TASK MATERIAL Block Start

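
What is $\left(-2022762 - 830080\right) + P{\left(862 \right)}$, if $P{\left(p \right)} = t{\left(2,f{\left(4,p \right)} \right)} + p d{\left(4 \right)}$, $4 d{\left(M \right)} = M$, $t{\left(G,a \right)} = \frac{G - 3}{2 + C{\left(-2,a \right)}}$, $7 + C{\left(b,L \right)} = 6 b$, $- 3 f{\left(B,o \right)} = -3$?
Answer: $- \frac{48483659}{17} \approx -2.852 \cdot 10^{6}$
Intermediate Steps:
$f{\left(B,o \right)} = 1$ ($f{\left(B,o \right)} = \left(- \frac{1}{3}\right) \left(-3\right) = 1$)
$C{\left(b,L \right)} = -7 + 6 b$
$t{\left(G,a \right)} = \frac{3}{17} - \frac{G}{17}$ ($t{\left(G,a \right)} = \frac{G - 3}{2 + \left(-7 + 6 \left(-2\right)\right)} = \frac{-3 + G}{2 - 19} = \frac{-3 + G}{-17} = \left(-3 + G\right) \left(- \frac{1}{17}\right) = \frac{3}{17} - \frac{G}{17}$)
$d{\left(M \right)} = \frac{M}{4}$
$P{\left(p \right)} = \frac{1}{17} + p$ ($P{\left(p \right)} = \left(\frac{3}{17} - \frac{2}{17}\right) + p \frac{1}{4} \cdot 4 = \left(\frac{3}{17} - \frac{2}{17}\right) + p 1 = \frac{1}{17} + p$)
$\left(-2022762 - 830080\right) + P{\left(862 \right)} = \left(-2022762 - 830080\right) + \left(\frac{1}{17} + 862\right) = -2852842 + \frac{14655}{17} = - \frac{48483659}{17}$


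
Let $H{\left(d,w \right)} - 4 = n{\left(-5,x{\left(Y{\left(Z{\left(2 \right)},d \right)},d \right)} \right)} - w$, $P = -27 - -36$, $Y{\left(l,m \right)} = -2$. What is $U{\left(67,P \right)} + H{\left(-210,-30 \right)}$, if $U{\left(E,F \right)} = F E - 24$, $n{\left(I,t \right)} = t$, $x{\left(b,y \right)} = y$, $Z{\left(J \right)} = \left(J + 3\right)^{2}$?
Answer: $403$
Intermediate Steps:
$Z{\left(J \right)} = \left(3 + J\right)^{2}$
$P = 9$ ($P = -27 + 36 = 9$)
$U{\left(E,F \right)} = -24 + E F$ ($U{\left(E,F \right)} = E F - 24 = -24 + E F$)
$H{\left(d,w \right)} = 4 + d - w$ ($H{\left(d,w \right)} = 4 + \left(d - w\right) = 4 + d - w$)
$U{\left(67,P \right)} + H{\left(-210,-30 \right)} = \left(-24 + 67 \cdot 9\right) - 176 = \left(-24 + 603\right) + \left(4 - 210 + 30\right) = 579 - 176 = 403$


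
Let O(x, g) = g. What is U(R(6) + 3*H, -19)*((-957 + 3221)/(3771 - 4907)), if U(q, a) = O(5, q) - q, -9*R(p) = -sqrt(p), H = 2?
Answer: 0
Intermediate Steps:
R(p) = sqrt(p)/9 (R(p) = -(-1)*sqrt(p)/9 = sqrt(p)/9)
U(q, a) = 0 (U(q, a) = q - q = 0)
U(R(6) + 3*H, -19)*((-957 + 3221)/(3771 - 4907)) = 0*((-957 + 3221)/(3771 - 4907)) = 0*(2264/(-1136)) = 0*(2264*(-1/1136)) = 0*(-283/142) = 0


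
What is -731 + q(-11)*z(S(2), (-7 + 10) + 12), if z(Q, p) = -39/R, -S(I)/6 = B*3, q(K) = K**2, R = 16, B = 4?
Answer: -16415/16 ≈ -1025.9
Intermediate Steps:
S(I) = -72 (S(I) = -24*3 = -6*12 = -72)
z(Q, p) = -39/16
-731 + q(-11)*z(S(2), (-7 + 10) + 12) = -731 + (-11)**2*(-39/16) = -731 + 121*(-39/16) = -731 - 4719/16 = -16415/16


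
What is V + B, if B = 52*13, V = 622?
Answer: 1298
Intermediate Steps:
B = 676
V + B = 622 + 676 = 1298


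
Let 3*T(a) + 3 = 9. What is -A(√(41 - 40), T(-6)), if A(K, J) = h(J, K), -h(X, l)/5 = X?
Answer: 10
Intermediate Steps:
h(X, l) = -5*X
T(a) = 2 (T(a) = -1 + (⅓)*9 = -1 + 3 = 2)
A(K, J) = -5*J
-A(√(41 - 40), T(-6)) = -(-5)*2 = -1*(-10) = 10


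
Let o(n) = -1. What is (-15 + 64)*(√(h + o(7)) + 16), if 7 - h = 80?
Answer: 784 + 49*I*√74 ≈ 784.0 + 421.51*I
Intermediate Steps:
h = -73 (h = 7 - 1*80 = 7 - 80 = -73)
(-15 + 64)*(√(h + o(7)) + 16) = (-15 + 64)*(√(-73 - 1) + 16) = 49*(√(-74) + 16) = 49*(I*√74 + 16) = 49*(16 + I*√74) = 784 + 49*I*√74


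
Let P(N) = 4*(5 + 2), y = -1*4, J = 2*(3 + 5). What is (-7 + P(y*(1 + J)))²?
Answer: 441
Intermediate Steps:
J = 16 (J = 2*8 = 16)
y = -4
P(N) = 28 (P(N) = 4*7 = 28)
(-7 + P(y*(1 + J)))² = (-7 + 28)² = 21² = 441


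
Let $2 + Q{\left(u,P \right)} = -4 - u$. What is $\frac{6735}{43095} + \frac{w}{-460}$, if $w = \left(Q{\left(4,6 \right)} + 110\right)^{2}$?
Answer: $- \frac{1426173}{66079} \approx -21.583$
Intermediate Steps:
$Q{\left(u,P \right)} = -6 - u$ ($Q{\left(u,P \right)} = -2 - \left(4 + u\right) = -6 - u$)
$w = 10000$ ($w = \left(\left(-6 - 4\right) + 110\right)^{2} = \left(-10 + 110\right)^{2} = 100^{2} = 10000$)
$\frac{6735}{43095} + \frac{w}{-460} = \frac{6735}{43095} + \frac{10000}{-460} = 6735 \cdot \frac{1}{43095} + 10000 \left(- \frac{1}{460}\right) = \frac{449}{2873} - \frac{500}{23} = - \frac{1426173}{66079}$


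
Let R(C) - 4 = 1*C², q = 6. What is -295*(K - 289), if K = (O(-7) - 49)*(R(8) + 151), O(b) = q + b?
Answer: 3315505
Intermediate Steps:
O(b) = 6 + b
R(C) = 4 + C² (R(C) = 4 + 1*C² = 4 + C²)
K = -10950 (K = ((6 - 7) - 49)*((4 + 8²) + 151) = (-1 - 49)*((4 + 64) + 151) = -50*(68 + 151) = -50*219 = -10950)
-295*(K - 289) = -295*(-10950 - 289) = -295*(-11239) = 3315505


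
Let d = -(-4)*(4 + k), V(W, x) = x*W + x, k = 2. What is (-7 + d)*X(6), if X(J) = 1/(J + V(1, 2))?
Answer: 17/10 ≈ 1.7000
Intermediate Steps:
V(W, x) = x + W*x (V(W, x) = W*x + x = x + W*x)
d = 24 (d = -(-4)*(4 + 2) = -(-4)*6 = -1*(-24) = 24)
X(J) = 1/(4 + J) (X(J) = 1/(J + 2*(1 + 1)) = 1/(J + 2*2) = 1/(J + 4) = 1/(4 + J))
(-7 + d)*X(6) = (-7 + 24)/(4 + 6) = 17/10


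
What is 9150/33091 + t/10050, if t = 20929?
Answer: 784519039/332564550 ≈ 2.3590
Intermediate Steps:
9150/33091 + t/10050 = 9150/33091 + 20929/10050 = 784519039/332564550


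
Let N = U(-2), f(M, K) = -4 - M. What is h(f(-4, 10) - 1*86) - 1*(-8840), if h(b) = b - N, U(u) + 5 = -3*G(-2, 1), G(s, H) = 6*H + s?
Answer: 8771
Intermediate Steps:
G(s, H) = s + 6*H
U(u) = -17 (U(u) = -5 - 3*(-2 + 6*1) = -5 - 3*(-2 + 6) = -5 - 3*4 = -5 - 12 = -17)
N = -17
h(b) = 17 + b (h(b) = b - 1*(-17) = b + 17 = 17 + b)
h(f(-4, 10) - 1*86) - 1*(-8840) = (17 + ((-4 - 1*(-4)) - 1*86)) - 1*(-8840) = (17 + ((-4 + 4) - 86)) + 8840 = (17 + (0 - 86)) + 8840 = (17 - 86) + 8840 = -69 + 8840 = 8771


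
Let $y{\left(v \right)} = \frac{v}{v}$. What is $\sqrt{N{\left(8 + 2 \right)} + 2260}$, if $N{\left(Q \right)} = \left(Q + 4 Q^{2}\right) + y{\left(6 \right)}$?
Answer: $\sqrt{2671} \approx 51.682$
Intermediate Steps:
$y{\left(v \right)} = 1$
$N{\left(Q \right)} = 1 + Q + 4 Q^{2}$ ($N{\left(Q \right)} = \left(Q + 4 Q^{2}\right) + 1 = 1 + Q + 4 Q^{2}$)
$\sqrt{N{\left(8 + 2 \right)} + 2260} = \sqrt{\left(1 + \left(8 + 2\right) + 4 \left(8 + 2\right)^{2}\right) + 2260} = \sqrt{\left(1 + 10 + 4 \cdot 10^{2}\right) + 2260} = \sqrt{\left(1 + 10 + 4 \cdot 100\right) + 2260} = \sqrt{\left(1 + 10 + 400\right) + 2260} = \sqrt{411 + 2260} = \sqrt{2671}$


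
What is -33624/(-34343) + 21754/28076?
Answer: 845562523/482107034 ≈ 1.7539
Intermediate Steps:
-33624/(-34343) + 21754/28076 = -33624*(-1/34343) + 21754*(1/28076) = 33624/34343 + 10877/14038 = 845562523/482107034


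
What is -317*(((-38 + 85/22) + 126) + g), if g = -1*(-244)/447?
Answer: -288075335/9834 ≈ -29294.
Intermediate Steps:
g = 244/447 (g = 244*(1/447) = 244/447 ≈ 0.54586)
-317*(((-38 + 85/22) + 126) + g) = -317*(((-38 + 85/22) + 126) + 244/447) = -317*((-751/22 + 126) + 244/447) = -317*(2021/22 + 244/447) = -317*908755/9834 = -288075335/9834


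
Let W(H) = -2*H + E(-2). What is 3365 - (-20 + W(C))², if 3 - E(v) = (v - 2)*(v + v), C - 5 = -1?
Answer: 1684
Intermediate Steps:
C = 4 (C = 5 - 1 = 4)
E(v) = 3 - 2*v*(-2 + v) (E(v) = 3 - (v - 2)*(v + v) = 3 - (-2 + v)*2*v = 3 - 2*v*(-2 + v))
W(H) = -13 - 2*H (W(H) = -2*H + (3 - 2*(-2)² + 4*(-2)) = -2*H + (3 - 2*4 - 8) = -2*H + (3 - 8 - 8) = -2*H - 13 = -13 - 2*H)
3365 - (-20 + W(C))² = 3365 - (-20 + (-13 - 2*4))² = 3365 - (-20 + (-13 - 8))² = 3365 - (-20 - 21)² = 3365 - 1*(-41)² = 3365 - 1*1681 = 3365 - 1681 = 1684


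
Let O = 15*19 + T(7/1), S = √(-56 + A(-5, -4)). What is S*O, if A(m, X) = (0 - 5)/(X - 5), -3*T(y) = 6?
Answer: 283*I*√499/3 ≈ 2107.2*I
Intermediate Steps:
T(y) = -2 (T(y) = -⅓*6 = -2)
A(m, X) = -5/(-5 + X)
S = I*√499/3 (S = √(-56 - 5/(-5 - 4)) = √(-56 - 5/(-9)) = √(-56 - 5*(-⅑)) = √(-56 + 5/9) = √(-499/9) = I*√499/3 ≈ 7.4461*I)
O = 283 (O = 15*19 - 2 = 285 - 2 = 283)
S*O = (I*√499/3)*283 = 283*I*√499/3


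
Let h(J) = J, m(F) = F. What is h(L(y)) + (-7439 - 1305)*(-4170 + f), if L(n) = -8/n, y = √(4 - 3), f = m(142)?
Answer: 35220824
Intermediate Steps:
f = 142
y = 1 (y = √1 = 1)
h(L(y)) + (-7439 - 1305)*(-4170 + f) = -8/1 + (-7439 - 1305)*(-4170 + 142) = -8*1 - 8744*(-4028) = -8 + 35220832 = 35220824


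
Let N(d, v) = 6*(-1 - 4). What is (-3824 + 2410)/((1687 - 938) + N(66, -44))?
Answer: -1414/719 ≈ -1.9666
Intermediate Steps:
N(d, v) = -30 (N(d, v) = 6*(-5) = -30)
(-3824 + 2410)/((1687 - 938) + N(66, -44)) = (-3824 + 2410)/((1687 - 938) - 30) = -1414/(749 - 30) = -1414/719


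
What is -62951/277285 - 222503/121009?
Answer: -69314381914/33553980565 ≈ -2.0658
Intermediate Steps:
-62951/277285 - 222503/121009 = -69314381914/33553980565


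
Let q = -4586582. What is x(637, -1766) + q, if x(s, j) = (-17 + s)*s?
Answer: -4191642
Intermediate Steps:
x(s, j) = s*(-17 + s)
x(637, -1766) + q = 637*(-17 + 637) - 4586582 = 637*620 - 4586582 = 394940 - 4586582 = -4191642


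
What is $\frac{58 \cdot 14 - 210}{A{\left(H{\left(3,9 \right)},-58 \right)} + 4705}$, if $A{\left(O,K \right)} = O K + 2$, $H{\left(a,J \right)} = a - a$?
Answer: $\frac{602}{4707} \approx 0.12789$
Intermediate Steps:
$H{\left(a,J \right)} = 0$
$A{\left(O,K \right)} = 2 + K O$ ($A{\left(O,K \right)} = K O + 2 = 2 + K O$)
$\frac{58 \cdot 14 - 210}{A{\left(H{\left(3,9 \right)},-58 \right)} + 4705} = \frac{58 \cdot 14 - 210}{\left(2 - 0\right) + 4705} = \frac{812 - 210}{\left(2 + 0\right) + 4705} = \frac{602}{2 + 4705} = \frac{602}{4707}$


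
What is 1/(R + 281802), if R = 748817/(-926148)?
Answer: 926148/260989609879 ≈ 3.5486e-6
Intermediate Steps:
R = -748817/926148 (R = 748817*(-1/926148) = -748817/926148 ≈ -0.80853)
1/(R + 281802) = 1/(-748817/926148 + 281802) = 1/(260989609879/926148) = 926148/260989609879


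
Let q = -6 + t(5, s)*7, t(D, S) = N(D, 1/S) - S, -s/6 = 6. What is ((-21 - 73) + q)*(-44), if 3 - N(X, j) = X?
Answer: -6072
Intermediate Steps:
s = -36 (s = -6*6 = -36)
N(X, j) = 3 - X
t(D, S) = 3 - D - S (t(D, S) = (3 - D) - S = 3 - D - S)
q = 232 (q = -6 + (3 - 1*5 - 1*(-36))*7 = -6 + (3 - 5 + 36)*7 = -6 + 34*7 = -6 + 238 = 232)
((-21 - 73) + q)*(-44) = ((-21 - 73) + 232)*(-44) = (-94 + 232)*(-44) = 138*(-44) = -6072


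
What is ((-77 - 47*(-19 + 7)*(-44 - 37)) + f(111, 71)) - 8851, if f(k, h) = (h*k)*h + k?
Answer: 505050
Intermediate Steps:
f(k, h) = k + k*h² (f(k, h) = k*h² + k = k + k*h²)
((-77 - 47*(-19 + 7)*(-44 - 37)) + f(111, 71)) - 8851 = ((-77 - 47*(-19 + 7)*(-44 - 37)) + 111*(1 + 71²)) - 8851 = ((-77 - (-564)*(-81)) + 111*(1 + 5041)) - 8851 = ((-77 - 47*972) + 111*5042) - 8851 = ((-77 - 45684) + 559662) - 8851 = (-45761 + 559662) - 8851 = 513901 - 8851 = 505050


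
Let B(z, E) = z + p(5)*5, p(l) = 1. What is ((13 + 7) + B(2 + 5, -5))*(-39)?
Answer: -1248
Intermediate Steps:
B(z, E) = 5 + z (B(z, E) = z + 1*5 = z + 5 = 5 + z)
((13 + 7) + B(2 + 5, -5))*(-39) = ((13 + 7) + (5 + (2 + 5)))*(-39) = (20 + (5 + 7))*(-39) = (20 + 12)*(-39) = 32*(-39) = -1248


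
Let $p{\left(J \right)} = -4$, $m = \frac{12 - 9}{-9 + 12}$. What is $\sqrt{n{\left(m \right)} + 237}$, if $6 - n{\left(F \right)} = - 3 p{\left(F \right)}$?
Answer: $\sqrt{231} \approx 15.199$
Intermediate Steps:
$m = 1$ ($m = \frac{3}{3} = 3 \cdot \frac{1}{3} = 1$)
$n{\left(F \right)} = -6$ ($n{\left(F \right)} = 6 - \left(-3\right) \left(-4\right) = 6 - 12 = -6$)
$\sqrt{n{\left(m \right)} + 237} = \sqrt{-6 + 237} = \sqrt{231}$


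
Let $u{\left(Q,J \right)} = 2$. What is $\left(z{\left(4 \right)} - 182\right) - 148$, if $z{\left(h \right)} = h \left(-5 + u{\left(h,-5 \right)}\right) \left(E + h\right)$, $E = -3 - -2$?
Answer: $-366$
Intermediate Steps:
$E = -1$ ($E = -3 + 2 = -1$)
$z{\left(h \right)} = h \left(3 - 3 h\right)$ ($z{\left(h \right)} = h \left(-5 + 2\right) \left(-1 + h\right) = h \left(- 3 \left(-1 + h\right)\right) = h \left(3 - 3 h\right)$)
$\left(z{\left(4 \right)} - 182\right) - 148 = \left(3 \cdot 4 \left(1 - 4\right) - 182\right) - 148 = \left(3 \cdot 4 \left(-3\right) - 182\right) - 148 = \left(-36 - 182\right) - 148 = -218 - 148 = -366$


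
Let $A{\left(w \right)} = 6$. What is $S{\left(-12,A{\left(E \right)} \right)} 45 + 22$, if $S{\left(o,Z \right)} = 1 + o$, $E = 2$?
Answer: $-473$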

TASK MATERIAL Block End

WHAT THE EXERCISE ASKS
Transcribe, exactly and without additions, the lines of the records above, beginning with the line that contains "Answer: -4191642" and ending with the line that contains "Answer: -6072", both included.

FINAL ANSWER
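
Answer: -4191642
Intermediate Steps:
x(s, j) = s*(-17 + s)
x(637, -1766) + q = 637*(-17 + 637) - 4586582 = 637*620 - 4586582 = 394940 - 4586582 = -4191642


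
What is $\frac{58 \cdot 14 - 210}{A{\left(H{\left(3,9 \right)},-58 \right)} + 4705}$, if $A{\left(O,K \right)} = O K + 2$, $H{\left(a,J \right)} = a - a$?
Answer: $\frac{602}{4707} \approx 0.12789$
Intermediate Steps:
$H{\left(a,J \right)} = 0$
$A{\left(O,K \right)} = 2 + K O$ ($A{\left(O,K \right)} = K O + 2 = 2 + K O$)
$\frac{58 \cdot 14 - 210}{A{\left(H{\left(3,9 \right)},-58 \right)} + 4705} = \frac{58 \cdot 14 - 210}{\left(2 - 0\right) + 4705} = \frac{812 - 210}{\left(2 + 0\right) + 4705} = \frac{602}{2 + 4705} = \frac{602}{4707}$


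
What is 1/(R + 281802), if R = 748817/(-926148)?
Answer: 926148/260989609879 ≈ 3.5486e-6
Intermediate Steps:
R = -748817/926148 (R = 748817*(-1/926148) = -748817/926148 ≈ -0.80853)
1/(R + 281802) = 1/(-748817/926148 + 281802) = 1/(260989609879/926148) = 926148/260989609879


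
Let q = -6 + t(5, s)*7, t(D, S) = N(D, 1/S) - S, -s/6 = 6. What is ((-21 - 73) + q)*(-44), if 3 - N(X, j) = X?
Answer: -6072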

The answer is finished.